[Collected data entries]
------------------------------------------------------------------------

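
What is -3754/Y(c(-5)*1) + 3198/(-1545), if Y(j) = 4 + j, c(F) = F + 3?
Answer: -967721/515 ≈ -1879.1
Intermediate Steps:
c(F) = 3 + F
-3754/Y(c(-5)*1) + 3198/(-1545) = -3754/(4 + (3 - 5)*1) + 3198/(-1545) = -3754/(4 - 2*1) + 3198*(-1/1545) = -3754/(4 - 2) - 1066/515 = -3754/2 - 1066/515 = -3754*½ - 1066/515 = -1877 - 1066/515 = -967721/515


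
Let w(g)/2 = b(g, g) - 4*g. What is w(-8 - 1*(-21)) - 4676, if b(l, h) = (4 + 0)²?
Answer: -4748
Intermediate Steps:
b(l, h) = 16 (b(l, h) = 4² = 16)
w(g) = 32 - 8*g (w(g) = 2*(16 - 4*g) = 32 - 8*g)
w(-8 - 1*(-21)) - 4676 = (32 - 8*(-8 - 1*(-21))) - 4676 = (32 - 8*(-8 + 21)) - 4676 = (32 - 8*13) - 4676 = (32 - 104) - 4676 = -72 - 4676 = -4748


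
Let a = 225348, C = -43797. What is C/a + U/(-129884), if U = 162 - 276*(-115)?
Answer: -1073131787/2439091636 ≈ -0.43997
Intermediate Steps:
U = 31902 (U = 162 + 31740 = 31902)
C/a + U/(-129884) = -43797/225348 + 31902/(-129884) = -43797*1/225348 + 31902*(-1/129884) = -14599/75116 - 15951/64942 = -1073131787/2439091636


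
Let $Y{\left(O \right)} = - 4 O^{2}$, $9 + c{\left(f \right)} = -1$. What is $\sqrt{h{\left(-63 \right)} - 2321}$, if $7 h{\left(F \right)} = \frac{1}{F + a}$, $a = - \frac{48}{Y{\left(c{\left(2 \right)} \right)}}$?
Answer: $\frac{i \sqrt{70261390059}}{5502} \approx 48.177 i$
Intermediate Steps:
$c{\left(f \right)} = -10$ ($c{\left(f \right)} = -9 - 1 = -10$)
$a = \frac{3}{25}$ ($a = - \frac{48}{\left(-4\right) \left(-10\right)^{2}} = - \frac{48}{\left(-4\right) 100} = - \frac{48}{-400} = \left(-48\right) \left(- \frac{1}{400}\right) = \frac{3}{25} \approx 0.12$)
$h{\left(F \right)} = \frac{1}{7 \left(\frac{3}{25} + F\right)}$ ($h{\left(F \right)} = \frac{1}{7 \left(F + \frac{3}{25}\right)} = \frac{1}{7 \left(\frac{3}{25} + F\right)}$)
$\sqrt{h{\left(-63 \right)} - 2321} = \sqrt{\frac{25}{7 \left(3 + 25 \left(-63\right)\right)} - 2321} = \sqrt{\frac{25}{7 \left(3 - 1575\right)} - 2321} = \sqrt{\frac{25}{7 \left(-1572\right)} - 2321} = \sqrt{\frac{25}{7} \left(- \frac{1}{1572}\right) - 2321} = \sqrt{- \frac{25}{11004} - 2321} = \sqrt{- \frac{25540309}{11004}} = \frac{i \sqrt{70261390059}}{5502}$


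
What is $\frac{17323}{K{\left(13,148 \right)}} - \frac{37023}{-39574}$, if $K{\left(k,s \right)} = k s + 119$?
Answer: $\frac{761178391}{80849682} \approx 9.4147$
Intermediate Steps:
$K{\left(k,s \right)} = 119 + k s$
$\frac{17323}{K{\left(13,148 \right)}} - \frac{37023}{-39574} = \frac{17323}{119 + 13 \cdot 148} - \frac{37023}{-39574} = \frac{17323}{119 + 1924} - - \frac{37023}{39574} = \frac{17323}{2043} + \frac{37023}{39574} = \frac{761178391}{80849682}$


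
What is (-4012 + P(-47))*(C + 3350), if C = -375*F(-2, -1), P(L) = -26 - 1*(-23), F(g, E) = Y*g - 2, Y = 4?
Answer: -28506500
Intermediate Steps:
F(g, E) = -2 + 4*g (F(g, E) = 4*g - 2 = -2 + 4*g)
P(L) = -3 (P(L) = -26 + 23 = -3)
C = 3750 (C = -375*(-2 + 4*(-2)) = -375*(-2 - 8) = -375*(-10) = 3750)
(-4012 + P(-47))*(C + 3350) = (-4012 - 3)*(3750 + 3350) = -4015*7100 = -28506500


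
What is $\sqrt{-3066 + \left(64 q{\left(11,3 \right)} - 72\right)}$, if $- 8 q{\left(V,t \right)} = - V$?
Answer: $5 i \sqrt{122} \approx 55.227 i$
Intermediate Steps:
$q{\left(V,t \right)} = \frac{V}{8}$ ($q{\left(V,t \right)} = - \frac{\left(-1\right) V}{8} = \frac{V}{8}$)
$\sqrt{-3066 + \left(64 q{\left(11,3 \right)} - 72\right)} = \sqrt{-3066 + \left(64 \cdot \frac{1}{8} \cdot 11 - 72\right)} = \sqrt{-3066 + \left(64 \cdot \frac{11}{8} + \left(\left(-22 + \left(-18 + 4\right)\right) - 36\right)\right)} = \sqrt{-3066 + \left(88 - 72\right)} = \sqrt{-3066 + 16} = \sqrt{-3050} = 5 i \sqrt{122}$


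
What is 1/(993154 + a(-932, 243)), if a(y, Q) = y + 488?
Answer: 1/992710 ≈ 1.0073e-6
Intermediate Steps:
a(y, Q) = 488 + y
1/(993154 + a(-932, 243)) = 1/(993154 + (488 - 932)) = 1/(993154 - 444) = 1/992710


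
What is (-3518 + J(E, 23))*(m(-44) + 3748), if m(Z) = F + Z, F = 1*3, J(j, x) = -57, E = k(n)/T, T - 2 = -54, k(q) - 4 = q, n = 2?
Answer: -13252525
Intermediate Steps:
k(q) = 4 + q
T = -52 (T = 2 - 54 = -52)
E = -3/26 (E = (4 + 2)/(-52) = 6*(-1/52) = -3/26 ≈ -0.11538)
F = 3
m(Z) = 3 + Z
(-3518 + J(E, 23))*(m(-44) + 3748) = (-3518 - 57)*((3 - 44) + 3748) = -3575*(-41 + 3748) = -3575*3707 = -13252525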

------------------------------------------------------------------------

- What the task requires -
Output the records above exactly, from their first line through the line that contains "Let w(g)/2 = b(g, g)", and add nothing.

- Solution for this problem -
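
What is -3754/Y(c(-5)*1) + 3198/(-1545), if Y(j) = 4 + j, c(F) = F + 3?
Answer: -967721/515 ≈ -1879.1
Intermediate Steps:
c(F) = 3 + F
-3754/Y(c(-5)*1) + 3198/(-1545) = -3754/(4 + (3 - 5)*1) + 3198/(-1545) = -3754/(4 - 2*1) + 3198*(-1/1545) = -3754/(4 - 2) - 1066/515 = -3754/2 - 1066/515 = -3754*½ - 1066/515 = -1877 - 1066/515 = -967721/515


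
Let w(g)/2 = b(g, g) - 4*g. What is w(-8 - 1*(-21)) - 4676, if b(l, h) = (4 + 0)²?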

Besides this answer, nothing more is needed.